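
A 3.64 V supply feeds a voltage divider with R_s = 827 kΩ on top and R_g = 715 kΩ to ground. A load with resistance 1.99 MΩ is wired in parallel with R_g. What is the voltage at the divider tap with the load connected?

The load sits in parallel with R_g: R_g‖R_L = (715 × 1990) / (715 + 1990) = 526.0 kΩ.
V_out = 3.64 × 526.0 / (827 + 526.0) = 3.64 × 526.0/1353 = 1.42 V.
(Unloaded it would have been 1.69 V.)

V_out ≈ 1.42 V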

|---|

**PROBLEM DETAILS**
Would you print all of the records exactly as they were given?

**ANSWER BELOW**
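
A 3.64 V supply feeds a voltage divider with R_s = 827 kΩ on top and R_g = 715 kΩ to ground. A load with resistance 1.99 MΩ is wired in parallel with R_g. What is the voltage at the divider tap with the load connected?

The load sits in parallel with R_g: R_g‖R_L = (715 × 1990) / (715 + 1990) = 526.0 kΩ.
V_out = 3.64 × 526.0 / (827 + 526.0) = 3.64 × 526.0/1353 = 1.42 V.
(Unloaded it would have been 1.69 V.)

V_out ≈ 1.42 V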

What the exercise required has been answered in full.